== BRIEF ==
Each of the records below must be reproduced exactly.

** MATERIALS PROVIDED follows **

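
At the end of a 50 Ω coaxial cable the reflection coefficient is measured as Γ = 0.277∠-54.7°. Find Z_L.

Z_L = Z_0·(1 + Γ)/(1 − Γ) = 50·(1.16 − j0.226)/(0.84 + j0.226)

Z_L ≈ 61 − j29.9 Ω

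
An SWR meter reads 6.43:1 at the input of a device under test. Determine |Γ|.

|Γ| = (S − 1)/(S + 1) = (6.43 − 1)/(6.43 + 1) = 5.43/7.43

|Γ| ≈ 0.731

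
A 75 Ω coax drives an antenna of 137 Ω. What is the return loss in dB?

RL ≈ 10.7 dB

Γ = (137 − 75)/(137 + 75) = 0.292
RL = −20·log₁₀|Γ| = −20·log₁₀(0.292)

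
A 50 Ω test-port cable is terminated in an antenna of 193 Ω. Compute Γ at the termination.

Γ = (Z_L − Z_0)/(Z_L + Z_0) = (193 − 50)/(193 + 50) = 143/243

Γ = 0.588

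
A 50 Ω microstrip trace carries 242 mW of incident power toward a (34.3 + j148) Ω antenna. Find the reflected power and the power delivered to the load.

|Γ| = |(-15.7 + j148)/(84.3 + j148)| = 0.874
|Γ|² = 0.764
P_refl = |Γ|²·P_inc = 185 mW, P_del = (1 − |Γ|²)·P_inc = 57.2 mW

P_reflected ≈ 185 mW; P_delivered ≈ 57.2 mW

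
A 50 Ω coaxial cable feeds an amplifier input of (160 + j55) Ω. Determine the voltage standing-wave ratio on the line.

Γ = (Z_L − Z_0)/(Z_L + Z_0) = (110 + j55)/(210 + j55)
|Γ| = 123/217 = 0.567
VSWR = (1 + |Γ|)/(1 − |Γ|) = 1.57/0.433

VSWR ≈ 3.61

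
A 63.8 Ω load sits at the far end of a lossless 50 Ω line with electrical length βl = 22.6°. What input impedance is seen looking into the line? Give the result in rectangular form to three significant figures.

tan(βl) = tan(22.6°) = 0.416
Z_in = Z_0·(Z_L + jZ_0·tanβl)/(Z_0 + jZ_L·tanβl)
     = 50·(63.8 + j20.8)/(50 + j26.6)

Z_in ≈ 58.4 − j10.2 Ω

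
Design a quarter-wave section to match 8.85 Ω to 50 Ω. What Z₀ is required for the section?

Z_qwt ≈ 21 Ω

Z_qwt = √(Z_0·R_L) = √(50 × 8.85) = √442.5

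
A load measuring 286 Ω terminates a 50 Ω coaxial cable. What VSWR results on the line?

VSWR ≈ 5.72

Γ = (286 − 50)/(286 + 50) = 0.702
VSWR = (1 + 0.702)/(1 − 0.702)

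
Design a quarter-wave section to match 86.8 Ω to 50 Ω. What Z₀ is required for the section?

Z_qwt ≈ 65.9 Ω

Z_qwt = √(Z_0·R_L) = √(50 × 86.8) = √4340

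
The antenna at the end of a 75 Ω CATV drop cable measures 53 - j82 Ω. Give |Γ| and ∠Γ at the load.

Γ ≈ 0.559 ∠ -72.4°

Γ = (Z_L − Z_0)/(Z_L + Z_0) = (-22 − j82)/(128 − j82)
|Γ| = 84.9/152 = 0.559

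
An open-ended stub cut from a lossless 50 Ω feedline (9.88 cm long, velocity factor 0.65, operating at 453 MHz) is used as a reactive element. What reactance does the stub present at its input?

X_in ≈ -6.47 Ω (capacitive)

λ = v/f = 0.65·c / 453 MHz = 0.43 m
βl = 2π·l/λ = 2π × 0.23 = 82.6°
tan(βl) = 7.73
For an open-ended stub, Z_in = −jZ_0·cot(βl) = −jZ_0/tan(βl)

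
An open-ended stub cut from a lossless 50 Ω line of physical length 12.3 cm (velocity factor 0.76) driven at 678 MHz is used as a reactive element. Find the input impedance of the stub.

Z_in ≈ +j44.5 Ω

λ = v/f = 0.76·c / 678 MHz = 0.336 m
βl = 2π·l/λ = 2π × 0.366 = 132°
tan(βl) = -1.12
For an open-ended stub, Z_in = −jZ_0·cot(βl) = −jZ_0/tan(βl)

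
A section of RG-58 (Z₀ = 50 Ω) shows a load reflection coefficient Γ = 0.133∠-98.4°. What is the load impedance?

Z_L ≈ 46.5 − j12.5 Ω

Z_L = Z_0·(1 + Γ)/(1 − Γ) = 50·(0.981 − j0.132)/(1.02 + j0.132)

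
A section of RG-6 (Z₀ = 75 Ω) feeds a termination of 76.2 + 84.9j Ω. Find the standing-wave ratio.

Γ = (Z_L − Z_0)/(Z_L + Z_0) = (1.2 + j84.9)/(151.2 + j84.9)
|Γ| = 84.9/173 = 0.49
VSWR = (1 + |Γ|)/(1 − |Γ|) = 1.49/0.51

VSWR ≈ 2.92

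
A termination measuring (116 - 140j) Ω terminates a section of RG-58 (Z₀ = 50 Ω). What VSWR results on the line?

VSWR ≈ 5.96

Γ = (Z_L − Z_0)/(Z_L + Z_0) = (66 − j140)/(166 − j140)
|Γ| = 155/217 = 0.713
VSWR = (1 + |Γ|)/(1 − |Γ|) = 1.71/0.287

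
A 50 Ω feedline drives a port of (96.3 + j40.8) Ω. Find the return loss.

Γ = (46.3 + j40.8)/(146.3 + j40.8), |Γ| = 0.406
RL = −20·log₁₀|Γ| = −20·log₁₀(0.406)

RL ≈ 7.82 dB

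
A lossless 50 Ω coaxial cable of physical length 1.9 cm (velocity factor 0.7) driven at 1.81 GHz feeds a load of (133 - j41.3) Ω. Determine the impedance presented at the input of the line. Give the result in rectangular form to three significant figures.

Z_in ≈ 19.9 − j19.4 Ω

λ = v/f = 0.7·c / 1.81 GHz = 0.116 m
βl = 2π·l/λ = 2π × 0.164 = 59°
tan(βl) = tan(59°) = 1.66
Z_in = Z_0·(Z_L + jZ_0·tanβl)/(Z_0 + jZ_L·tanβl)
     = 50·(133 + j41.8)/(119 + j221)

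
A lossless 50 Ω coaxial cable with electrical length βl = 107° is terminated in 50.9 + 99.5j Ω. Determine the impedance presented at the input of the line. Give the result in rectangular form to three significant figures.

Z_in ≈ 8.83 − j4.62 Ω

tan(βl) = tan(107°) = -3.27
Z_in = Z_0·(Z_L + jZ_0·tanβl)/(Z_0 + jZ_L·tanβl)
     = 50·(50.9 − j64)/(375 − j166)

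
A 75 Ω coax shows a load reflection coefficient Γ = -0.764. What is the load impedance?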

** End of MATERIALS PROVIDED **

== RESPONSE FOR THIS EXERCISE ==
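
At the end of a 50 Ω coaxial cable the reflection coefficient is measured as Γ = 0.277∠-54.7°. Find Z_L.

Z_L = Z_0·(1 + Γ)/(1 − Γ) = 50·(1.16 − j0.226)/(0.84 + j0.226)

Z_L ≈ 61 − j29.9 Ω

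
An SWR meter reads 6.43:1 at the input of a device under test. Determine |Γ|.

|Γ| = (S − 1)/(S + 1) = (6.43 − 1)/(6.43 + 1) = 5.43/7.43

|Γ| ≈ 0.731

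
A 75 Ω coax drives an antenna of 137 Ω. What is the return loss in dB?

RL ≈ 10.7 dB

Γ = (137 − 75)/(137 + 75) = 0.292
RL = −20·log₁₀|Γ| = −20·log₁₀(0.292)

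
A 50 Ω test-port cable is terminated in an antenna of 193 Ω. Compute Γ at the termination.

Γ = (Z_L − Z_0)/(Z_L + Z_0) = (193 − 50)/(193 + 50) = 143/243

Γ = 0.588

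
A 50 Ω microstrip trace carries 242 mW of incident power toward a (34.3 + j148) Ω antenna. Find the reflected power and the power delivered to the load.

|Γ| = |(-15.7 + j148)/(84.3 + j148)| = 0.874
|Γ|² = 0.764
P_refl = |Γ|²·P_inc = 185 mW, P_del = (1 − |Γ|²)·P_inc = 57.2 mW

P_reflected ≈ 185 mW; P_delivered ≈ 57.2 mW

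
A 50 Ω coaxial cable feeds an amplifier input of (160 + j55) Ω. Determine the voltage standing-wave ratio on the line.

Γ = (Z_L − Z_0)/(Z_L + Z_0) = (110 + j55)/(210 + j55)
|Γ| = 123/217 = 0.567
VSWR = (1 + |Γ|)/(1 − |Γ|) = 1.57/0.433

VSWR ≈ 3.61

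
A 63.8 Ω load sits at the far end of a lossless 50 Ω line with electrical length βl = 22.6°. What input impedance is seen looking into the line? Give the result in rectangular form to three significant figures.

tan(βl) = tan(22.6°) = 0.416
Z_in = Z_0·(Z_L + jZ_0·tanβl)/(Z_0 + jZ_L·tanβl)
     = 50·(63.8 + j20.8)/(50 + j26.6)

Z_in ≈ 58.4 − j10.2 Ω

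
Design a quarter-wave section to match 8.85 Ω to 50 Ω. What Z₀ is required for the section?

Z_qwt ≈ 21 Ω

Z_qwt = √(Z_0·R_L) = √(50 × 8.85) = √442.5

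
A load measuring 286 Ω terminates a 50 Ω coaxial cable. What VSWR results on the line?

VSWR ≈ 5.72

Γ = (286 − 50)/(286 + 50) = 0.702
VSWR = (1 + 0.702)/(1 − 0.702)

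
Design a quarter-wave section to match 86.8 Ω to 50 Ω. What Z₀ is required for the section?

Z_qwt ≈ 65.9 Ω

Z_qwt = √(Z_0·R_L) = √(50 × 86.8) = √4340

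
The antenna at the end of a 75 Ω CATV drop cable measures 53 - j82 Ω. Give |Γ| and ∠Γ at the load.

Γ ≈ 0.559 ∠ -72.4°

Γ = (Z_L − Z_0)/(Z_L + Z_0) = (-22 − j82)/(128 − j82)
|Γ| = 84.9/152 = 0.559

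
An open-ended stub cut from a lossless 50 Ω feedline (9.88 cm long, velocity factor 0.65, operating at 453 MHz) is used as a reactive element. What reactance does the stub present at its input?

X_in ≈ -6.47 Ω (capacitive)

λ = v/f = 0.65·c / 453 MHz = 0.43 m
βl = 2π·l/λ = 2π × 0.23 = 82.6°
tan(βl) = 7.73
For an open-ended stub, Z_in = −jZ_0·cot(βl) = −jZ_0/tan(βl)

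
An open-ended stub cut from a lossless 50 Ω line of physical length 12.3 cm (velocity factor 0.76) driven at 678 MHz is used as a reactive element. Find the input impedance of the stub.

Z_in ≈ +j44.5 Ω

λ = v/f = 0.76·c / 678 MHz = 0.336 m
βl = 2π·l/λ = 2π × 0.366 = 132°
tan(βl) = -1.12
For an open-ended stub, Z_in = −jZ_0·cot(βl) = −jZ_0/tan(βl)

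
A section of RG-58 (Z₀ = 50 Ω) shows a load reflection coefficient Γ = 0.133∠-98.4°. What is the load impedance?

Z_L ≈ 46.5 − j12.5 Ω

Z_L = Z_0·(1 + Γ)/(1 − Γ) = 50·(0.981 − j0.132)/(1.02 + j0.132)

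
A section of RG-6 (Z₀ = 75 Ω) feeds a termination of 76.2 + 84.9j Ω. Find the standing-wave ratio.

Γ = (Z_L − Z_0)/(Z_L + Z_0) = (1.2 + j84.9)/(151.2 + j84.9)
|Γ| = 84.9/173 = 0.49
VSWR = (1 + |Γ|)/(1 − |Γ|) = 1.49/0.51

VSWR ≈ 2.92

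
A termination measuring (116 - 140j) Ω terminates a section of RG-58 (Z₀ = 50 Ω). What VSWR results on the line?

VSWR ≈ 5.96

Γ = (Z_L − Z_0)/(Z_L + Z_0) = (66 − j140)/(166 − j140)
|Γ| = 155/217 = 0.713
VSWR = (1 + |Γ|)/(1 − |Γ|) = 1.71/0.287

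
A 50 Ω feedline drives a port of (96.3 + j40.8) Ω. Find the return loss.

Γ = (46.3 + j40.8)/(146.3 + j40.8), |Γ| = 0.406
RL = −20·log₁₀|Γ| = −20·log₁₀(0.406)

RL ≈ 7.82 dB

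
A lossless 50 Ω coaxial cable of physical length 1.9 cm (velocity factor 0.7) driven at 1.81 GHz feeds a load of (133 - j41.3) Ω. Determine the impedance presented at the input of the line. Give the result in rectangular form to three significant figures.

Z_in ≈ 19.9 − j19.4 Ω

λ = v/f = 0.7·c / 1.81 GHz = 0.116 m
βl = 2π·l/λ = 2π × 0.164 = 59°
tan(βl) = tan(59°) = 1.66
Z_in = Z_0·(Z_L + jZ_0·tanβl)/(Z_0 + jZ_L·tanβl)
     = 50·(133 + j41.8)/(119 + j221)

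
A lossless 50 Ω coaxial cable with electrical length βl = 107° is terminated in 50.9 + 99.5j Ω. Determine the impedance presented at the input of the line. Give the result in rectangular form to three significant figures.

Z_in ≈ 8.83 − j4.62 Ω

tan(βl) = tan(107°) = -3.27
Z_in = Z_0·(Z_L + jZ_0·tanβl)/(Z_0 + jZ_L·tanβl)
     = 50·(50.9 − j64)/(375 − j166)

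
A 75 Ω coax shows a load reflection coefficient Γ = -0.764. What is the load impedance?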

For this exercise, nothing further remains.